▶ [Task objective] When the line with "Query 1: SELECT COUNT(*) FROM students WHERE" is reached, include it and stop; before that, copy each line of the listing exactly from the first.
----
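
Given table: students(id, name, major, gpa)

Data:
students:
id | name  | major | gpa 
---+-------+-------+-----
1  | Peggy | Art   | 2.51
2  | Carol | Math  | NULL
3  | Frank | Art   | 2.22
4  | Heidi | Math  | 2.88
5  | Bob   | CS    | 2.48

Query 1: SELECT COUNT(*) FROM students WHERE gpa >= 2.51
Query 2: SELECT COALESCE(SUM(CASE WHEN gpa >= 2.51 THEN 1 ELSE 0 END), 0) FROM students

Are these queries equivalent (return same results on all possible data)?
Yes, equivalent

Both queries return: [(2,)]

Reason: COUNT with WHERE vs conditional SUM (COALESCE handles empty-table NULL)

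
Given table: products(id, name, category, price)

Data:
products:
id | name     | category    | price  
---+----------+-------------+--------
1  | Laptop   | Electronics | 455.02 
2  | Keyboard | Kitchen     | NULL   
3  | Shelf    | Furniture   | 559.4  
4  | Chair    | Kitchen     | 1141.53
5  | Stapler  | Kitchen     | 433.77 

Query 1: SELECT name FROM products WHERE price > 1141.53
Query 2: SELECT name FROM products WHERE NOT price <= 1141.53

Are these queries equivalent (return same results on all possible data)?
Yes, equivalent

Both queries return: []

Reason: Both filter price > 1141.53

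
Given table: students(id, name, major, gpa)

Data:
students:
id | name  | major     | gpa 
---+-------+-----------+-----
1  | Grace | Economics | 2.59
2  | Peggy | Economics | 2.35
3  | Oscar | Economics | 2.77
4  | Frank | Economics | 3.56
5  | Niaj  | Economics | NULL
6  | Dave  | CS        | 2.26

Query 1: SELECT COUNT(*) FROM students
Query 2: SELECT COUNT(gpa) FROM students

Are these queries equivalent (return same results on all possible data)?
No, not equivalent

Query 1 returns: [(6,)]
Query 2 returns: [(5,)]

Reason: COUNT(*) includes NULLs, COUNT(column) excludes them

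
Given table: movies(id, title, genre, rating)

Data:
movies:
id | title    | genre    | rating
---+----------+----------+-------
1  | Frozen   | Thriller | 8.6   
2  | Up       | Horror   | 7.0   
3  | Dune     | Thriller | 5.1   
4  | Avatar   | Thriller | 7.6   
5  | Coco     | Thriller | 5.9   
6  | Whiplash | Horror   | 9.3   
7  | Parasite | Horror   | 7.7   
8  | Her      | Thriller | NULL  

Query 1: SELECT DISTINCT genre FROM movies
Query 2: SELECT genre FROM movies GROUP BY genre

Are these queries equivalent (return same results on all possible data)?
Yes, equivalent

Both queries return: [('Horror',), ('Thriller',)]

Reason: Both get unique genres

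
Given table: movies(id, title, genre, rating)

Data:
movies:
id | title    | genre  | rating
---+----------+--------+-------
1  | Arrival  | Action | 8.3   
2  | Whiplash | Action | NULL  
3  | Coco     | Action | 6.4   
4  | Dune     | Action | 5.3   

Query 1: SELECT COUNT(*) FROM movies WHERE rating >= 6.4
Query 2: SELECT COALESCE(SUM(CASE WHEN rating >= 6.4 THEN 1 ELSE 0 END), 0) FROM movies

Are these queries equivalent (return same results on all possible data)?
Yes, equivalent

Both queries return: [(2,)]

Reason: COUNT with WHERE vs conditional SUM (COALESCE handles empty-table NULL)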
----
▶ [Completed exercise]
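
Given table: students(id, name, major, gpa)

Data:
students:
id | name  | major | gpa 
---+-------+-------+-----
1  | Peggy | Art   | 2.51
2  | Carol | Math  | NULL
3  | Frank | Art   | 2.22
4  | Heidi | Math  | 2.88
5  | Bob   | CS    | 2.48

Query 1: SELECT COUNT(*) FROM students WHERE gpa >= 2.51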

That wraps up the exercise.